● Work to complete:
Pick the lines holding the string "with" out of the records and copy them.

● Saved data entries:
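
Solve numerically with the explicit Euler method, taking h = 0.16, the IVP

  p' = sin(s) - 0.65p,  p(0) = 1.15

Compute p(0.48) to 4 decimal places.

0.9004

Euler: p_{n+1} = p_n + h·f(s_n, p_n).
s=0.000000, p=1.150000: f=-0.747500 → p ← 1.150000 + 0.16·(-0.747500) = 1.030400
s=0.160000, p=1.030400: f=-0.510442 → p ← 1.030400 + 0.16·(-0.510442) = 0.948729
s=0.320000, p=0.948729: f=-0.302107 → p ← 0.948729 + 0.16·(-0.302107) = 0.900392
p(0.48) ≈ 0.9004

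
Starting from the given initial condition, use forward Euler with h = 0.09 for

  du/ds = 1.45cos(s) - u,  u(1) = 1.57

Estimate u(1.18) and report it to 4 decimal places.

1.4246

Euler: u_{n+1} = u_n + h·f(s_n, u_n).
s=1.000000, u=1.570000: f=-0.786562 → u ← 1.570000 + 0.09·(-0.786562) = 1.499209
s=1.090000, u=1.499209: f=-0.828606 → u ← 1.499209 + 0.09·(-0.828606) = 1.424635
u(1.18) ≈ 1.4246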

● Response to this task:
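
Solve numerically with the explicit Euler method, taking h = 0.16, the IVP
Starting from the given initial condition, use forward Euler with h = 0.09 for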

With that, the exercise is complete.